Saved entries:
BEGIN

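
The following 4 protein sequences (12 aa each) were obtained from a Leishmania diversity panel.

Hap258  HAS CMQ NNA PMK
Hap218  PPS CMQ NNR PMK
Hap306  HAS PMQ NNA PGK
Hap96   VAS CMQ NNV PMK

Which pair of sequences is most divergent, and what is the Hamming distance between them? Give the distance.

Pairwise Hamming distances:
  Hap258 vs Hap218: 3
  Hap258 vs Hap306: 2
  Hap258 vs Hap96: 2
  Hap218 vs Hap306: 5
  Hap218 vs Hap96: 3
  Hap306 vs Hap96: 4
The largest is 5, between Hap218 and Hap306.

5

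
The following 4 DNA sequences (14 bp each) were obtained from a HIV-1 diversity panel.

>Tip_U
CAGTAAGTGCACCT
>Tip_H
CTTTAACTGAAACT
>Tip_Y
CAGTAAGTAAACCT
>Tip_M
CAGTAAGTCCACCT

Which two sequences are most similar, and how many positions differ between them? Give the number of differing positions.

1

Pairwise Hamming distances:
  Tip_U vs Tip_H: 5
  Tip_U vs Tip_Y: 2
  Tip_U vs Tip_M: 1
  Tip_H vs Tip_Y: 5
  Tip_H vs Tip_M: 6
  Tip_Y vs Tip_M: 2
The smallest is 1, between Tip_U and Tip_M.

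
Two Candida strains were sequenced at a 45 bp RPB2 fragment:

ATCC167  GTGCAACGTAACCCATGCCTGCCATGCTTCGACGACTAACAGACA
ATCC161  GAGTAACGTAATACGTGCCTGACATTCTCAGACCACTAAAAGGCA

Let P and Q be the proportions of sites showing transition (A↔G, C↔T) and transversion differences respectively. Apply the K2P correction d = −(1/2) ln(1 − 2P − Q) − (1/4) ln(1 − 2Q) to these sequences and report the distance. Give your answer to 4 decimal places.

Mismatches occur at site 2 (T↔A, transversion), site 4 (C↔T, transition), site 12 (C↔T, transition), site 13 (C↔A, transversion), site 15 (A↔G, transition), site 22 (C↔A, transversion), site 26 (G↔T, transversion), site 29 (T↔C, transition), site 30 (C↔A, transversion), site 34 (G↔C, transversion), site 40 (C↔A, transversion), site 43 (A↔G, transition).
Of the 12 differences, 5 transitions and 7 transversions over 45 sites: P = 5/45 = 0.111111, Q = 7/45 = 0.155556.
d = −0.5·ln(0.622222) − 0.25·ln(0.688888) = −0.5·(-0.474458) − 0.25·(-0.372677) = 0.3304.

0.3304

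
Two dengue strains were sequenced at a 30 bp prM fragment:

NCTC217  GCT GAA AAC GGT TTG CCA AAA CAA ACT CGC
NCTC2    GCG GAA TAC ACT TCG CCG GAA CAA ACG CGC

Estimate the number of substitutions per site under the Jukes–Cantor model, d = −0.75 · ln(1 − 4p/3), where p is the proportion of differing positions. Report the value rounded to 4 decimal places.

Differing sites — 3:T/G; 7:A/T; 10:G/A; 11:G/C; 14:T/C; 18:A/G; 19:A/G; 27:T/G.
p = 8/30 = 0.266667.
d = −0.75 · ln(1 − (4/3)·0.266667) = −0.75 · ln(0.644444) = −0.75 · (-0.439367) = 0.3295.

0.3295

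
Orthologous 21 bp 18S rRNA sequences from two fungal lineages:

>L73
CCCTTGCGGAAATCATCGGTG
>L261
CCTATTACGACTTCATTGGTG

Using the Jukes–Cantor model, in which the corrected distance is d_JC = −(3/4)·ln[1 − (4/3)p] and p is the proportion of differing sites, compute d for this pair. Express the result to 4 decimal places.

0.5319

Differing sites — 3:C/T; 4:T/A; 6:G/T; 7:C/A; 8:G/C; 11:A/C; 12:A/T; 17:C/T.
p = 8/21 = 0.380952.
d = −0.75 · ln(1 − (4/3)·0.380952) = −0.75 · ln(0.492064) = −0.75 · (-0.709146) = 0.5319.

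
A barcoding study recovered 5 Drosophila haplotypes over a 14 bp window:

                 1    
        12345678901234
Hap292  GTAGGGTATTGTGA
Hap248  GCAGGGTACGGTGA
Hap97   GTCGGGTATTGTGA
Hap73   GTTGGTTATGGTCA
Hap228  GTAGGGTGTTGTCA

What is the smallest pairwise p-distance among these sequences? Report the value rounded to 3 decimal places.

Pairwise Hamming distances:
  Hap292 vs Hap248: 3
  Hap292 vs Hap97: 1
  Hap292 vs Hap73: 4
  Hap292 vs Hap228: 2
  Hap248 vs Hap97: 4
  Hap248 vs Hap73: 5
  Hap248 vs Hap228: 5
  Hap97 vs Hap73: 4
  Hap97 vs Hap228: 3
  Hap73 vs Hap228: 4
The smallest is 1 mismatch, between Hap292 and Hap97; p = 1/14 = 0.071.

0.071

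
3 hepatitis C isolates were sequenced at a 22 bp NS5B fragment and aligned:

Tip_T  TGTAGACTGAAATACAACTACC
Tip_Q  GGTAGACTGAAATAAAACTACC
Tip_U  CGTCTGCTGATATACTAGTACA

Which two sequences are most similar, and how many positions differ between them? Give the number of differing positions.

Pairwise Hamming distances:
  Tip_T vs Tip_Q: 2
  Tip_T vs Tip_U: 8
  Tip_Q vs Tip_U: 9
The smallest is 2, between Tip_T and Tip_Q.

2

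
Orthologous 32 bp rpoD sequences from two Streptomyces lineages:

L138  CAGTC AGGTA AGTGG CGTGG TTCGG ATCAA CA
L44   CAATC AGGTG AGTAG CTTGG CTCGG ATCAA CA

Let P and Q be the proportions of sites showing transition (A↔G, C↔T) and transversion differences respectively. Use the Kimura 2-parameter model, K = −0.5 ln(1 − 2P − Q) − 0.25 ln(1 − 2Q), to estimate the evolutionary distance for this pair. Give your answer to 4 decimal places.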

END

Directions:
The answer must be an exact copy of every record above.

Written answer:
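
The following 4 protein sequences (12 aa each) were obtained from a Leishmania diversity panel.

Hap258  HAS CMQ NNA PMK
Hap218  PPS CMQ NNR PMK
Hap306  HAS PMQ NNA PGK
Hap96   VAS CMQ NNV PMK

Which pair of sequences is most divergent, and what is the Hamming distance between them? Give the distance.

Pairwise Hamming distances:
  Hap258 vs Hap218: 3
  Hap258 vs Hap306: 2
  Hap258 vs Hap96: 2
  Hap218 vs Hap306: 5
  Hap218 vs Hap96: 3
  Hap306 vs Hap96: 4
The largest is 5, between Hap218 and Hap306.

5

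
The following 4 DNA sequences (14 bp each) were obtained from a HIV-1 diversity panel.

>Tip_U
CAGTAAGTGCACCT
>Tip_H
CTTTAACTGAAACT
>Tip_Y
CAGTAAGTAAACCT
>Tip_M
CAGTAAGTCCACCT

Which two sequences are most similar, and how many positions differ between them? Give the number of differing positions.

1

Pairwise Hamming distances:
  Tip_U vs Tip_H: 5
  Tip_U vs Tip_Y: 2
  Tip_U vs Tip_M: 1
  Tip_H vs Tip_Y: 5
  Tip_H vs Tip_M: 6
  Tip_Y vs Tip_M: 2
The smallest is 1, between Tip_U and Tip_M.

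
Two Candida strains were sequenced at a 45 bp RPB2 fragment:

ATCC167  GTGCAACGTAACCCATGCCTGCCATGCTTCGACGACTAACAGACA
ATCC161  GAGTAACGTAATACGTGCCTGACATTCTCAGACCACTAAAAGGCA

Let P and Q be the proportions of sites showing transition (A↔G, C↔T) and transversion differences respectively. Apply the K2P correction d = −(1/2) ln(1 − 2P − Q) − (1/4) ln(1 − 2Q) to these sequences and report the distance. Give your answer to 4 decimal places.

Mismatches occur at site 2 (T↔A, transversion), site 4 (C↔T, transition), site 12 (C↔T, transition), site 13 (C↔A, transversion), site 15 (A↔G, transition), site 22 (C↔A, transversion), site 26 (G↔T, transversion), site 29 (T↔C, transition), site 30 (C↔A, transversion), site 34 (G↔C, transversion), site 40 (C↔A, transversion), site 43 (A↔G, transition).
Of the 12 differences, 5 transitions and 7 transversions over 45 sites: P = 5/45 = 0.111111, Q = 7/45 = 0.155556.
d = −0.5·ln(0.622222) − 0.25·ln(0.688888) = −0.5·(-0.474458) − 0.25·(-0.372677) = 0.3304.

0.3304

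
Two dengue strains were sequenced at a 30 bp prM fragment:

NCTC217  GCT GAA AAC GGT TTG CCA AAA CAA ACT CGC
NCTC2    GCG GAA TAC ACT TCG CCG GAA CAA ACG CGC

Estimate the number of substitutions per site under the Jukes–Cantor model, d = −0.75 · ln(1 − 4p/3), where p is the proportion of differing positions. Report the value rounded to 4 decimal places.

Differing sites — 3:T/G; 7:A/T; 10:G/A; 11:G/C; 14:T/C; 18:A/G; 19:A/G; 27:T/G.
p = 8/30 = 0.266667.
d = −0.75 · ln(1 − (4/3)·0.266667) = −0.75 · ln(0.644444) = −0.75 · (-0.439367) = 0.3295.

0.3295

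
Orthologous 21 bp 18S rRNA sequences from two fungal lineages:

>L73
CCCTTGCGGAAATCATCGGTG
>L261
CCTATTACGACTTCATTGGTG

Using the Jukes–Cantor model, in which the corrected distance is d_JC = −(3/4)·ln[1 − (4/3)p] and p is the proportion of differing sites, compute d for this pair. Express the result to 4 decimal places.

0.5319

Differing sites — 3:C/T; 4:T/A; 6:G/T; 7:C/A; 8:G/C; 11:A/C; 12:A/T; 17:C/T.
p = 8/21 = 0.380952.
d = −0.75 · ln(1 − (4/3)·0.380952) = −0.75 · ln(0.492064) = −0.75 · (-0.709146) = 0.5319.

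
A barcoding study recovered 5 Drosophila haplotypes over a 14 bp window:

                 1    
        12345678901234
Hap292  GTAGGGTATTGTGA
Hap248  GCAGGGTACGGTGA
Hap97   GTCGGGTATTGTGA
Hap73   GTTGGTTATGGTCA
Hap228  GTAGGGTGTTGTCA

What is the smallest pairwise p-distance among these sequences? Report the value rounded to 3 decimal places.

Pairwise Hamming distances:
  Hap292 vs Hap248: 3
  Hap292 vs Hap97: 1
  Hap292 vs Hap73: 4
  Hap292 vs Hap228: 2
  Hap248 vs Hap97: 4
  Hap248 vs Hap73: 5
  Hap248 vs Hap228: 5
  Hap97 vs Hap73: 4
  Hap97 vs Hap228: 3
  Hap73 vs Hap228: 4
The smallest is 1 mismatch, between Hap292 and Hap97; p = 1/14 = 0.071.

0.071

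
3 hepatitis C isolates were sequenced at a 22 bp NS5B fragment and aligned:

Tip_T  TGTAGACTGAAATACAACTACC
Tip_Q  GGTAGACTGAAATAAAACTACC
Tip_U  CGTCTGCTGATATACTAGTACA

Which two sequences are most similar, and how many positions differ between them? Give the number of differing positions.

Pairwise Hamming distances:
  Tip_T vs Tip_Q: 2
  Tip_T vs Tip_U: 8
  Tip_Q vs Tip_U: 9
The smallest is 2, between Tip_T and Tip_Q.

2

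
Orthologous 32 bp rpoD sequences from two Streptomyces lineages:

L138  CAGTC AGGTA AGTGG CGTGG TTCGG ATCAA CA
L44   CAATC AGGTG AGTAG CTTGG CTCGG ATCAA CA

Let P and Q be the proportions of sites showing transition (A↔G, C↔T) and transversion differences respectively. Use the Kimura 2-parameter model, K = −0.5 ln(1 − 2P − Q) − 0.25 ln(1 − 2Q), to estimate the evolutionary distance for this pair. Give your answer to 4 decimal places.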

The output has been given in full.